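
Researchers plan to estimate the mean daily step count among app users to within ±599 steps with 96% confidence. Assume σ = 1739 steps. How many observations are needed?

For a mean, the margin of error is E = z·σ/√n, so n = (zσ/E)².
At 96% confidence, z = 2.054.
n = (2.054 × 1739 / 599)² = 35.56
Round up: n = 36.

36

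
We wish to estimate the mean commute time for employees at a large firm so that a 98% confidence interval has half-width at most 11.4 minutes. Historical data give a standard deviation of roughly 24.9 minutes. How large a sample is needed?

26

For a mean, the margin of error is E = z·σ/√n, so n = (zσ/E)².
At 98% confidence, z = 2.326.
n = (2.326 × 24.9 / 11.4)² = 25.81
Round up: n = 26.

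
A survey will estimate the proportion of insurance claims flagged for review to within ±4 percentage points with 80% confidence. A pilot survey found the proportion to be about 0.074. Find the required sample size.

For a proportion with margin E = 0.04 at 80% confidence, z = 1.282.
n = p̂(1−p̂)(z/E)² = 0.074 × 0.926 × (1.282/0.04)² = 70.39
Round up: n = 71.

71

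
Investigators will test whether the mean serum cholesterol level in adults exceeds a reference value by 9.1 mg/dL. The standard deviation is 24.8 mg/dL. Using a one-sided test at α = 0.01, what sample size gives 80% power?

For a one-sample z-test, n = ((z_α + z_β)·σ/δ)².
z_α = 2.326 (one-sided α = 0.01); z_β = 0.842 (power 80% → β = 0.2).
n = (3.168 × 24.8 / 9.1)² = 74.54
Round up: n = 75.

75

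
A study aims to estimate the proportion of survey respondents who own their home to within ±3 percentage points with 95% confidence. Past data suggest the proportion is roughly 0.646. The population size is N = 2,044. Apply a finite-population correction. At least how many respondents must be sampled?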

--------------------------------------------------

■ Task brief ■
Exactly as it stands, output the whole listing.

■ Answer for the task ■
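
Researchers plan to estimate the mean daily step count among app users to within ±599 steps with 96% confidence. Assume σ = 1739 steps. How many observations are needed?

For a mean, the margin of error is E = z·σ/√n, so n = (zσ/E)².
At 96% confidence, z = 2.054.
n = (2.054 × 1739 / 599)² = 35.56
Round up: n = 36.

36

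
We wish to estimate the mean commute time for employees at a large firm so that a 98% confidence interval has half-width at most 11.4 minutes. Historical data give a standard deviation of roughly 24.9 minutes. How large a sample is needed?

26

For a mean, the margin of error is E = z·σ/√n, so n = (zσ/E)².
At 98% confidence, z = 2.326.
n = (2.326 × 24.9 / 11.4)² = 25.81
Round up: n = 26.

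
A survey will estimate the proportion of insurance claims flagged for review to within ±4 percentage points with 80% confidence. A pilot survey found the proportion to be about 0.074. Find the required sample size.

For a proportion with margin E = 0.04 at 80% confidence, z = 1.282.
n = p̂(1−p̂)(z/E)² = 0.074 × 0.926 × (1.282/0.04)² = 70.39
Round up: n = 71.

71

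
Investigators will test whether the mean serum cholesterol level in adults exceeds a reference value by 9.1 mg/dL. The standard deviation is 24.8 mg/dL. Using a one-sided test at α = 0.01, what sample size gives 80% power?

For a one-sample z-test, n = ((z_α + z_β)·σ/δ)².
z_α = 2.326 (one-sided α = 0.01); z_β = 0.842 (power 80% → β = 0.2).
n = (3.168 × 24.8 / 9.1)² = 74.54
Round up: n = 75.

75

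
A study aims to estimate the proportion of survey respondents who own their home to within ±3 percentage points with 95% confidence. Past data suggest the proportion is roughly 0.646. The population size is N = 2,044. Apply a finite-population correction. At least how many respondents must be sampled?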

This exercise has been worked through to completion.